Reproduce the data below line by line, from its first line to the line with "Introduce the operator", both included, and nothing past that point.

(Stored entries)
○ ○ ○

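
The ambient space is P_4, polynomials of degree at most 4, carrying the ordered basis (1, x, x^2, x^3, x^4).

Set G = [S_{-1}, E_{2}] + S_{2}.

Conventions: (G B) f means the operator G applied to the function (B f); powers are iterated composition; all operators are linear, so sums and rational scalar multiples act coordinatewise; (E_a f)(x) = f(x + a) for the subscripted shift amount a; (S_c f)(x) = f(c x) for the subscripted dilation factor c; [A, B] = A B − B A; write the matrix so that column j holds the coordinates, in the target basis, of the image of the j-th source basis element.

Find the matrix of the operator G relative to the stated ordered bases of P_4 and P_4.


image of 1: 1
image of x: 2x + 4
image of x^2: 4x^2 - 8x
image of x^3: 8x^3 + 12x^2 + 16
image of x^4: 16x^4 - 16x^3 - 64x
each image's coordinates form column j of the matrix

the matrix is [[1, 4, 0, 16, 0]; [0, 2, -8, 0, -64]; [0, 0, 4, 12, 0]; [0, 0, 0, 8, -16]; [0, 0, 0, 0, 16]] (rows listed top to bottom)


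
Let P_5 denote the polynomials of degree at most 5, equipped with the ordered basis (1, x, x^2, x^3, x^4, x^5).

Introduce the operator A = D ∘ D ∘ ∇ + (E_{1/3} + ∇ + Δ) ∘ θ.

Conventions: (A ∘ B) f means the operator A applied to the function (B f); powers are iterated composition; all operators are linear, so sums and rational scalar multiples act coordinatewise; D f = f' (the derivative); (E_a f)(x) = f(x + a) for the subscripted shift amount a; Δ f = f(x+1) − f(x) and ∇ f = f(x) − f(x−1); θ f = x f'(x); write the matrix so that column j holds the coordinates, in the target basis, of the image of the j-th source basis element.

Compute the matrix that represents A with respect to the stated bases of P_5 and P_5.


image of 1: 0
image of x: x + 7/3
image of x^2: 2x^2 + (28/3)x + 2/9
image of x^3: 3x^3 + 21x^2 + x + 109/9
image of x^4: 4x^4 + (112/3)x^3 + (8/3)x^2 + (1528/27)x - 968/81
image of x^5: 5x^5 + (175/3)x^4 + (50/9)x^3 + (4370/27)x^2 - (4835/81)x + 7295/243
each image's coordinates form column j of the matrix

the matrix is [[0, 7/3, 2/9, 109/9, -968/81, 7295/243]; [0, 1, 28/3, 1, 1528/27, -4835/81]; [0, 0, 2, 21, 8/3, 4370/27]; [0, 0, 0, 3, 112/3, 50/9]; [0, 0, 0, 0, 4, 175/3]; [0, 0, 0, 0, 0, 5]] (rows listed top to bottom)


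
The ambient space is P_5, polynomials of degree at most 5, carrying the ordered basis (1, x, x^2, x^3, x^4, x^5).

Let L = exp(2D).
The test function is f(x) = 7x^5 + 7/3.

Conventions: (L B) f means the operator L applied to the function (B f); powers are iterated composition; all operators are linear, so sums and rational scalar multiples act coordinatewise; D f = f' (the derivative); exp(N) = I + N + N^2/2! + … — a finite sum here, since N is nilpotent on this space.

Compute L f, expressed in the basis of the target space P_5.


the image equals g(x) = 7x^5 + 70x^4 + 280x^3 + 560x^2 + 560x + 679/3

order-1 term: 70x^4
order-2 term: 280x^3
order-3 term: 560x^2
order-4 term: 560x
order-5 term: 224
the series for exp(2D) f terminates at order 5
exp(2D) f = 7x^5 + 70x^4 + 280x^3 + 560x^2 + 560x + 679/3


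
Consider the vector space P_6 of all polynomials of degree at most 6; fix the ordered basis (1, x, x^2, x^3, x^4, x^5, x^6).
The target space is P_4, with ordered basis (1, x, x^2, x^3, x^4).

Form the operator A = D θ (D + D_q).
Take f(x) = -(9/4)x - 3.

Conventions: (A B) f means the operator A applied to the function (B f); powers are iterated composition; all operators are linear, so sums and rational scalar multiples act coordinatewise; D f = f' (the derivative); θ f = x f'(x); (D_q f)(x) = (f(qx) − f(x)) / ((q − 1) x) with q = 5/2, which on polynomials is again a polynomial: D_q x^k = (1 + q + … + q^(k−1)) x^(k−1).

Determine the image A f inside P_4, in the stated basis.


D f = -9/4
D_q f = -9/4
(D + D_q) f = -9/2
θ (D + D_q) f = 0
D θ (D + D_q) f = 0

g(x) = 0


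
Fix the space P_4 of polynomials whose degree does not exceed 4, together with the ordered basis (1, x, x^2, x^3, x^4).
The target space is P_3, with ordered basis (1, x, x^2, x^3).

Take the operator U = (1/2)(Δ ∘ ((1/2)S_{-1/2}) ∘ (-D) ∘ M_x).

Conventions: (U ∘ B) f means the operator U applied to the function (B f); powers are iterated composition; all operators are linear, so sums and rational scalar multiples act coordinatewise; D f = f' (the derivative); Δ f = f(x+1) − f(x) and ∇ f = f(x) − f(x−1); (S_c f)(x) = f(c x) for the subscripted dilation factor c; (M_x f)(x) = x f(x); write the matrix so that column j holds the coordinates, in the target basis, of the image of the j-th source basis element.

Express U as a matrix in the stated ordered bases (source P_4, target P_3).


the matrix is [[0, 1/4, -3/16, 1/8, -5/64]; [0, 0, -3/8, 3/8, -5/16]; [0, 0, 0, 3/8, -15/32]; [0, 0, 0, 0, -5/16]] (rows listed top to bottom)

image of 1: 0
image of x: 1/4
image of x^2: -(3/8)x - 3/16
image of x^3: (3/8)x^2 + (3/8)x + 1/8
image of x^4: -(5/16)x^3 - (15/32)x^2 - (5/16)x - 5/64
each image's coordinates form column j of the matrix


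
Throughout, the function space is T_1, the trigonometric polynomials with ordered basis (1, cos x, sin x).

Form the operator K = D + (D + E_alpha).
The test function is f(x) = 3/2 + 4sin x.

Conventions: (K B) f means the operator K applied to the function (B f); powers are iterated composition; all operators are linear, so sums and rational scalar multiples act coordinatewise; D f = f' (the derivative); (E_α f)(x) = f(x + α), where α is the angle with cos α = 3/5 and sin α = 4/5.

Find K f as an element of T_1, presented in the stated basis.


D f = 4cos x
D f = 4cos x
E_alpha f = 3/2 + (16/5)cos x + (12/5)sin x
(D + E_alpha) f = 3/2 + (36/5)cos x + (12/5)sin x
(D + (D + E_alpha)) f = 3/2 + (56/5)cos x + (12/5)sin x

g(x) = 3/2 + (56/5)cos x + (12/5)sin x


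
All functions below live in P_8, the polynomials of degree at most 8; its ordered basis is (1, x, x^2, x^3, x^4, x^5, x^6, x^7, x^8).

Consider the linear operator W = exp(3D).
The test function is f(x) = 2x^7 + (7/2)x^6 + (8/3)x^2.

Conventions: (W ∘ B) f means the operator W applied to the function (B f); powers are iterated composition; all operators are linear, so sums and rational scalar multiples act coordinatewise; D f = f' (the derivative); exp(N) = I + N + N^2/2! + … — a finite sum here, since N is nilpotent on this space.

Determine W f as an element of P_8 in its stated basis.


order-1 term: 42x^6 + 63x^5 + 16x
order-2 term: 378x^5 + (945/2)x^4 + 24
order-3 term: 1890x^4 + 1890x^3
order-4 term: 5670x^3 + (8505/2)x^2
order-5 term: 10206x^2 + 5103x
order-6 term: 10206x + 5103/2
order-7 term: 4374
the series for exp(3D) f terminates at order 7
exp(3D) f = 2x^7 + (91/2)x^6 + 441x^5 + (4725/2)x^4 + 7560x^3 + (86767/6)x^2 + 15325x + 13899/2

g(x) = 2x^7 + (91/2)x^6 + 441x^5 + (4725/2)x^4 + 7560x^3 + (86767/6)x^2 + 15325x + 13899/2


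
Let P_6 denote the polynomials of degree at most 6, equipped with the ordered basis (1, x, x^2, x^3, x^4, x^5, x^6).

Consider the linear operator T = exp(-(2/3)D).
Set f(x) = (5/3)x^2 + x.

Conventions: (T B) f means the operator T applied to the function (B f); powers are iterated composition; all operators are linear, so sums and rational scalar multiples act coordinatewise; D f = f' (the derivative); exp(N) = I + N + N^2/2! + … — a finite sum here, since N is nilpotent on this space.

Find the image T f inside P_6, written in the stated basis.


order-1 term: -(20/9)x - 2/3
order-2 term: 20/27
the series for exp(-(2/3)D) f terminates at order 2
exp(-(2/3)D) f = (5/3)x^2 - (11/9)x + 2/27

the image equals g(x) = (5/3)x^2 - (11/9)x + 2/27


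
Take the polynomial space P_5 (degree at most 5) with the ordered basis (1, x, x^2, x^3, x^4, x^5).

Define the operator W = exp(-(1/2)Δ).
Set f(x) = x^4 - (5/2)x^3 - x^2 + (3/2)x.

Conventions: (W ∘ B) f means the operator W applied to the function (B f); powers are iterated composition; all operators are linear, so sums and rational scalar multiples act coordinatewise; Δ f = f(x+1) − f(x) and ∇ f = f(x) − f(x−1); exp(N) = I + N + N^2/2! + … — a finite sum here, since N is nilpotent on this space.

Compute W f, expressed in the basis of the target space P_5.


order-1 term: -2x^3 + (3/4)x^2 + (11/4)x + 1/2
order-2 term: (3/2)x^2 + (9/8)x - 3/8
order-3 term: -(1/2)x - 7/16
order-4 term: 1/16
the series for exp(-(1/2)Δ) f terminates at order 4
exp(-(1/2)Δ) f = x^4 - (9/2)x^3 + (5/4)x^2 + (39/8)x - 1/4

g(x) = x^4 - (9/2)x^3 + (5/4)x^2 + (39/8)x - 1/4


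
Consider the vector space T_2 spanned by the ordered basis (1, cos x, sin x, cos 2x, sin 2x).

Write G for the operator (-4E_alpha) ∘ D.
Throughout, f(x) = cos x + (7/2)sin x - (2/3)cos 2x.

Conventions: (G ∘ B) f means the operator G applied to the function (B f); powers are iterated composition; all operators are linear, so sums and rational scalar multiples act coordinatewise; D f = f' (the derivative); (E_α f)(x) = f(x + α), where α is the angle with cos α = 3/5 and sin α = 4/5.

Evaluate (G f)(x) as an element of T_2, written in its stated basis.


D f = (7/2)cos x - sin x + (4/3)sin 2x
E_alpha D f = (13/10)cos x - (17/5)sin x + (32/25)cos 2x - (28/75)sin 2x
(-4E_alpha) D f = -(26/5)cos x + (68/5)sin x - (128/25)cos 2x + (112/75)sin 2x

the result is g(x) = -(26/5)cos x + (68/5)sin x - (128/25)cos 2x + (112/75)sin 2x


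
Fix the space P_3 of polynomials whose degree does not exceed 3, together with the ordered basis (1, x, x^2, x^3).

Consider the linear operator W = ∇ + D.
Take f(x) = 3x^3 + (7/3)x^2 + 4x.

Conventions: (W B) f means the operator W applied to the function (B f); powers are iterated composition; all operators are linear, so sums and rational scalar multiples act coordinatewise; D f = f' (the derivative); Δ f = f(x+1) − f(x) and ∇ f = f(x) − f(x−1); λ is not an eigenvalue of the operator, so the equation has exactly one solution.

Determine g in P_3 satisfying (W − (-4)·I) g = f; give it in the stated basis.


the image equals g(x) = (3/4)x^3 - (13/24)x^2 + (101/48)x - 11/8

write g with unknown coordinates in the stated basis and equate coefficients in (W − (-4)·I) g = f
solving from the highest basis element down gives g = (3/4)x^3 - (13/24)x^2 + (101/48)x - 11/8
check: W g = (9/2)x^2 - (53/12)x + 11/2
so W g − (-4)·g = 3x^3 + (7/3)x^2 + 4x = f ✓


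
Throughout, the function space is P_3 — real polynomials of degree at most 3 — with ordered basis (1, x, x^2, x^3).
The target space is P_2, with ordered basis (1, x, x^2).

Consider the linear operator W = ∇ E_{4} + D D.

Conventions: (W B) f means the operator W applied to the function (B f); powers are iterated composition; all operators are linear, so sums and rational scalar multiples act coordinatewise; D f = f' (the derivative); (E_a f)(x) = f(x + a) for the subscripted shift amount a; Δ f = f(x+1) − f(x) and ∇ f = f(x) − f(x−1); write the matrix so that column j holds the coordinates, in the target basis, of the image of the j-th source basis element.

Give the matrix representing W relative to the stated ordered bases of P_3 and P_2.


image of 1: 0
image of x: 1
image of x^2: 2x + 9
image of x^3: 3x^2 + 27x + 37
each image's coordinates form column j of the matrix

the matrix is [[0, 1, 9, 37]; [0, 0, 2, 27]; [0, 0, 0, 3]] (rows listed top to bottom)


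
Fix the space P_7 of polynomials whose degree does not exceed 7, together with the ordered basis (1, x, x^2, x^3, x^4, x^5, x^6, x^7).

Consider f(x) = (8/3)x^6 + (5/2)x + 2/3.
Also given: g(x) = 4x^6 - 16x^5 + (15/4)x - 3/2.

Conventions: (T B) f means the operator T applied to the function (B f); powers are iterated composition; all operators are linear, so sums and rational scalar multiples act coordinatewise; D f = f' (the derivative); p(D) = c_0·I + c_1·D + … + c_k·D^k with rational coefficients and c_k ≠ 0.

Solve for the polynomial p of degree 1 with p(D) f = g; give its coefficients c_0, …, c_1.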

○ ○ ○

- [YOUR RESPONSE]:
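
The ambient space is P_4, polynomials of degree at most 4, carrying the ordered basis (1, x, x^2, x^3, x^4).

Set G = [S_{-1}, E_{2}] + S_{2}.

Conventions: (G B) f means the operator G applied to the function (B f); powers are iterated composition; all operators are linear, so sums and rational scalar multiples act coordinatewise; (E_a f)(x) = f(x + a) for the subscripted shift amount a; (S_c f)(x) = f(c x) for the subscripted dilation factor c; [A, B] = A B − B A; write the matrix so that column j holds the coordinates, in the target basis, of the image of the j-th source basis element.

Find the matrix of the operator G relative to the stated ordered bases of P_4 and P_4.


image of 1: 1
image of x: 2x + 4
image of x^2: 4x^2 - 8x
image of x^3: 8x^3 + 12x^2 + 16
image of x^4: 16x^4 - 16x^3 - 64x
each image's coordinates form column j of the matrix

the matrix is [[1, 4, 0, 16, 0]; [0, 2, -8, 0, -64]; [0, 0, 4, 12, 0]; [0, 0, 0, 8, -16]; [0, 0, 0, 0, 16]] (rows listed top to bottom)


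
Let P_5 denote the polynomials of degree at most 5, equipped with the ordered basis (1, x, x^2, x^3, x^4, x^5).

Introduce the operator A = D ∘ D ∘ ∇ + (E_{1/3} + ∇ + Δ) ∘ θ.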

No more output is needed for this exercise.